Exercise requirements -
When a line of the entries contains the word "holds", report that line.

Supplied information -
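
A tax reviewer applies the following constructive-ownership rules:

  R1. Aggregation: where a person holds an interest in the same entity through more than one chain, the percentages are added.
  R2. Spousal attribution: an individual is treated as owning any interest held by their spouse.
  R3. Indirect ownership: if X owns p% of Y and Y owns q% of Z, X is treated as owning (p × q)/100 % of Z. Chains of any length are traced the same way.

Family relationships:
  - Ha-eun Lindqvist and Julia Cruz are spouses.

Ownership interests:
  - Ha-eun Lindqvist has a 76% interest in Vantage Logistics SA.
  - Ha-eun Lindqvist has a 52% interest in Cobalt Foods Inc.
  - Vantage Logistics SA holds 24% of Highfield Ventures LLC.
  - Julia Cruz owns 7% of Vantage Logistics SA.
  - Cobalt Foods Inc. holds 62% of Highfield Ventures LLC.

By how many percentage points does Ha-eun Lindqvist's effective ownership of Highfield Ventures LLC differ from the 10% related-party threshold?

By spousal attribution (R2), Ha-eun Lindqvist is treated as also owning Julia Cruz's interest in Vantage Logistics SA, giving 76% + 7% = 83%.
Chain via Cobalt Foods Inc. (R3): 52% × 62% = 32.24% of Highfield Ventures LLC.
Chain via Vantage Logistics SA (R3): 83% × 24% = 19.92% of Highfield Ventures LLC.
Aggregating (R1): 32.24% + 19.92% = 52.16%.
52.16% exceeds the 10% threshold by 42.16 percentage points.

42.16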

Finished exercise -
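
  R1. Aggregation: where a person holds an interest in the same entity through more than one chain, the percentages are added.
  - Vantage Logistics SA holds 24% of Highfield Ventures LLC.
  - Cobalt Foods Inc. holds 62% of Highfield Ventures LLC.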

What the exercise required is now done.